YOUR INSTRUCTIONS: Starting at the line below holding "There are 12" and stopping at the line holding "There are 6", print every line exactly, both ends included, and leave the rest out.

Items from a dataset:
○ ○ ○ ○ ○
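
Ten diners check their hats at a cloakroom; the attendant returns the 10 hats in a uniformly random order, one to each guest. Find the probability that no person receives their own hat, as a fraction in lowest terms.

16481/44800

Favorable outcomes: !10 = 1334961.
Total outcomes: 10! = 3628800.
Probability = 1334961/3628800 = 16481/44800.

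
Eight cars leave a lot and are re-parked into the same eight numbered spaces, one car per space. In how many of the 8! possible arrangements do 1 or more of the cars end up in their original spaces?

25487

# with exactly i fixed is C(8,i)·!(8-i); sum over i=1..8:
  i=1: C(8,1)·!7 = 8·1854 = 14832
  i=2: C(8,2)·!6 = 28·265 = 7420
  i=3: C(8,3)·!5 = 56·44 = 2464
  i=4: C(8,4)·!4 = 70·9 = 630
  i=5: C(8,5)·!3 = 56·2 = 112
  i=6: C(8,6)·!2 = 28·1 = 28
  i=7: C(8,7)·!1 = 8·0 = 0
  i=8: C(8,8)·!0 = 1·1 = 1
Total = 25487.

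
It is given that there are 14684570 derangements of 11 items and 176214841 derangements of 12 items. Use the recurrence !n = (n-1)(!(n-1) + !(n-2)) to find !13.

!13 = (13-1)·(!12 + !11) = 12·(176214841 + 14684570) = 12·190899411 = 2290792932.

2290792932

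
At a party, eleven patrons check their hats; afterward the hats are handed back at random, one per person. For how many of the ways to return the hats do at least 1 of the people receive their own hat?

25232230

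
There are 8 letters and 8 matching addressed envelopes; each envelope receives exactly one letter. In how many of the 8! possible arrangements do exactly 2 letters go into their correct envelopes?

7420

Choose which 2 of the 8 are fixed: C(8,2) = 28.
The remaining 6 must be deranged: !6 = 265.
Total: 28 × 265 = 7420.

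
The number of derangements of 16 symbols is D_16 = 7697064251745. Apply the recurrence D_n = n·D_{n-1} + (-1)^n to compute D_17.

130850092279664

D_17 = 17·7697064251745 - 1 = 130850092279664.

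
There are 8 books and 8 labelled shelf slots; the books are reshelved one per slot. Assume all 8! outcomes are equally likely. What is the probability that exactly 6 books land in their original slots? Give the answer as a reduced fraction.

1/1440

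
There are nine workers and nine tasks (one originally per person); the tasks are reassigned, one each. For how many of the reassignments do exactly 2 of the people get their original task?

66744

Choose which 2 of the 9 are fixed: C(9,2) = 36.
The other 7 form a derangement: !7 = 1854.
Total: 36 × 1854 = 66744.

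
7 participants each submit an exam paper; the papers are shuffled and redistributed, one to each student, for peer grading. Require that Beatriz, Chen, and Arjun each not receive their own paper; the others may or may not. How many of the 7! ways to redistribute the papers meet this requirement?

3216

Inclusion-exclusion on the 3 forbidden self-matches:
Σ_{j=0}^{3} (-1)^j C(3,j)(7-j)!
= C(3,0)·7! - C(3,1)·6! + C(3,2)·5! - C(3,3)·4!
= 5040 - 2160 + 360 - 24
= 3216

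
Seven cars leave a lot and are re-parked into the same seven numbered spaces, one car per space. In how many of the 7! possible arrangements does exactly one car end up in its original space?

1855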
○ ○ ○ ○ ○
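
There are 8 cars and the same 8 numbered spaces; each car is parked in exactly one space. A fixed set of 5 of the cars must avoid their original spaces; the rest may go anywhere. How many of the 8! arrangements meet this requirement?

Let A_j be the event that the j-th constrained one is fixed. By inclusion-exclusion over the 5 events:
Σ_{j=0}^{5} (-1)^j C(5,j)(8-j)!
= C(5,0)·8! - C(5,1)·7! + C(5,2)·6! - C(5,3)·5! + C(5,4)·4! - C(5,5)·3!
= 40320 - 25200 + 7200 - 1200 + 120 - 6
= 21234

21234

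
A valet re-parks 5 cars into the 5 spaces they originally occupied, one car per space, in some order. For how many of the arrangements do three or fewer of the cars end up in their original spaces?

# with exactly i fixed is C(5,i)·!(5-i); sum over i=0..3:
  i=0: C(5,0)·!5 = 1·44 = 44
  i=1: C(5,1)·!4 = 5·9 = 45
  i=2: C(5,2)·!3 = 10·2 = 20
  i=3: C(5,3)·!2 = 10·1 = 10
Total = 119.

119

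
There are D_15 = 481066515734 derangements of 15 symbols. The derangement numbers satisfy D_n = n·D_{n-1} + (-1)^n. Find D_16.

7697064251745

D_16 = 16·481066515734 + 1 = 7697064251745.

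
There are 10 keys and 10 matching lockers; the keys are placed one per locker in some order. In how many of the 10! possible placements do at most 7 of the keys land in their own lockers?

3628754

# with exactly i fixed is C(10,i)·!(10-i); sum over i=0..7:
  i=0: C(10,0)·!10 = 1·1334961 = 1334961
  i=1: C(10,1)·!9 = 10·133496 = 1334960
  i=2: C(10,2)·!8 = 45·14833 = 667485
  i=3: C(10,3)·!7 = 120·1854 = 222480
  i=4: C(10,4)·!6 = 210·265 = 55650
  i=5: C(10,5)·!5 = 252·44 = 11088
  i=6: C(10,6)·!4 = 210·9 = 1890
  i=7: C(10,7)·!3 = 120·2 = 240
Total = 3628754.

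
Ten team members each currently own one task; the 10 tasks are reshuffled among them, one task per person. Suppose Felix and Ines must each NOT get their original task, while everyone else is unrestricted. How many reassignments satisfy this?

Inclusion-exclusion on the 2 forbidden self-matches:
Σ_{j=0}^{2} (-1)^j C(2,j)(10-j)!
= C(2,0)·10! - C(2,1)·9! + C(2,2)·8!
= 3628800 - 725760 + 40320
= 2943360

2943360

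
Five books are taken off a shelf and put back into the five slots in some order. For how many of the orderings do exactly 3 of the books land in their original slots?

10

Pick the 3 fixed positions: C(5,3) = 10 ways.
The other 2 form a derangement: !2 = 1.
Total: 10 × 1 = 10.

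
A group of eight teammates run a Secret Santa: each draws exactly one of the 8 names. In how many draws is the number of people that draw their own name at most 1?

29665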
○ ○ ○ ○ ○
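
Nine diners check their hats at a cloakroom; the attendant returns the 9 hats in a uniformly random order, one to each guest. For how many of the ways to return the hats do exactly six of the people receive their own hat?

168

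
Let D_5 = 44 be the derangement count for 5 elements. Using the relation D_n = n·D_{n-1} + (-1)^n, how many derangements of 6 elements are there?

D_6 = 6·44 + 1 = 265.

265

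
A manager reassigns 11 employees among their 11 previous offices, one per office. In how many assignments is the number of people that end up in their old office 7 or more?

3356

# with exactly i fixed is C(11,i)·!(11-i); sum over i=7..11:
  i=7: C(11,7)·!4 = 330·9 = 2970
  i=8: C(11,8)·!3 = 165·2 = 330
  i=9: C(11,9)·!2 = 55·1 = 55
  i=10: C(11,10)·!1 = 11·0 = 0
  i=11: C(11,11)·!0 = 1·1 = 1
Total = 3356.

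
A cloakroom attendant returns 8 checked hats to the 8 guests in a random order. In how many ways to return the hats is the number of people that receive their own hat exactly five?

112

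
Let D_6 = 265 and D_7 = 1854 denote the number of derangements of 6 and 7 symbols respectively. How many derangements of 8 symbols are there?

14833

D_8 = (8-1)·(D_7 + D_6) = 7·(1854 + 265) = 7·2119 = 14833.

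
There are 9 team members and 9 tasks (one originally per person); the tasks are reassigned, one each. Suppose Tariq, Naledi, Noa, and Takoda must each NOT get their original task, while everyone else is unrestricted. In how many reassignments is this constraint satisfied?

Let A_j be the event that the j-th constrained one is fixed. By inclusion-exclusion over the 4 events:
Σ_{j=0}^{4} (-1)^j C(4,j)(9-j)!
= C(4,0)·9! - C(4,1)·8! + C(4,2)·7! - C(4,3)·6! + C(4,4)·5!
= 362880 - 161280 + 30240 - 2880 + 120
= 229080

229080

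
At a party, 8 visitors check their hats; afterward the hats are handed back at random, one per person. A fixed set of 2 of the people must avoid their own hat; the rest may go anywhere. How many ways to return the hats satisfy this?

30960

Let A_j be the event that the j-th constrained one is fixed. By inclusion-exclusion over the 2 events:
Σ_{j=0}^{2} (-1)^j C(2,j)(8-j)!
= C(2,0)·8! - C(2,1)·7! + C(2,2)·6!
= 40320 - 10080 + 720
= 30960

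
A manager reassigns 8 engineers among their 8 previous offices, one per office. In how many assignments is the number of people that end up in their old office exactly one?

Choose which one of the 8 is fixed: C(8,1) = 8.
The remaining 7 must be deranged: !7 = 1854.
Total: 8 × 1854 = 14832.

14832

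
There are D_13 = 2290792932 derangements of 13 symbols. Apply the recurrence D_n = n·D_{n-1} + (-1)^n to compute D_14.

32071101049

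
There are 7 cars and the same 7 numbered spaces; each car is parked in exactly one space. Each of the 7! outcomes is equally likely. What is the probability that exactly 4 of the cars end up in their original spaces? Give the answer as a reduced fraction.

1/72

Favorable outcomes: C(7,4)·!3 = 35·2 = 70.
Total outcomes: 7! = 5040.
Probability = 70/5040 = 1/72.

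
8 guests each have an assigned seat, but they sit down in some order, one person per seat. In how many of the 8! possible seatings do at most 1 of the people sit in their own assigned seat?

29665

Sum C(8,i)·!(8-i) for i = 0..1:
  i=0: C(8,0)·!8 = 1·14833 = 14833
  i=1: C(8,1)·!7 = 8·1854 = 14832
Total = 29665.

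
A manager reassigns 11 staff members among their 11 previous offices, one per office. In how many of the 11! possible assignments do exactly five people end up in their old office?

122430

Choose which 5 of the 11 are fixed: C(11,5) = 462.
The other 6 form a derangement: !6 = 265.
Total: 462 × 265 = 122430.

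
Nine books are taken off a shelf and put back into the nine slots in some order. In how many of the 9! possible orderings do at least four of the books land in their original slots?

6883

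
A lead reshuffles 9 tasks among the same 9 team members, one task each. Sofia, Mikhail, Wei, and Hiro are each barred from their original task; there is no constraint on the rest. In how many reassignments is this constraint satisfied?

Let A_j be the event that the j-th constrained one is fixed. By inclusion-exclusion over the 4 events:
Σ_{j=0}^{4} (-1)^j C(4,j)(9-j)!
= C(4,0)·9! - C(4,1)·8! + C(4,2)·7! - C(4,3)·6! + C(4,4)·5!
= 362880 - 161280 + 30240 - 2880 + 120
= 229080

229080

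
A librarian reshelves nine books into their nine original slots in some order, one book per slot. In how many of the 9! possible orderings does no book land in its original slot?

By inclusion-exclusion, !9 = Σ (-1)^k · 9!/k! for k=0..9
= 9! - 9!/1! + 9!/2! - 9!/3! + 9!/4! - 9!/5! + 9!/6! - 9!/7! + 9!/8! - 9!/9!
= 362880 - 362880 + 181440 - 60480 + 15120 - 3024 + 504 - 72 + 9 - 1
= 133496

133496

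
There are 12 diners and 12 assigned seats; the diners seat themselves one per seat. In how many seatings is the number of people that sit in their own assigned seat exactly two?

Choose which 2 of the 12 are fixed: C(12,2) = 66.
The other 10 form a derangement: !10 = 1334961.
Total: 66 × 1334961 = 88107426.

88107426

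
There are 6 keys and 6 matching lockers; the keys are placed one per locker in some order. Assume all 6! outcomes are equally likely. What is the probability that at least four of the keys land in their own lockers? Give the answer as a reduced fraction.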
○ ○ ○ ○ ○
RESPONSE AREA:
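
There are 12 diners and 12 assigned seats; the diners seat themselves one per seat. In how many seatings is the number of people that sit in their own assigned seat exactly two?

Choose which 2 of the 12 are fixed: C(12,2) = 66.
The other 10 form a derangement: !10 = 1334961.
Total: 66 × 1334961 = 88107426.

88107426

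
There are 6 keys and 6 matching lockers; the keys are placed one per locker in some order. Assume all 6! outcomes are equally likely. What is the probability that at least four of the keys land in their own lockers? Give the answer as a reduced fraction.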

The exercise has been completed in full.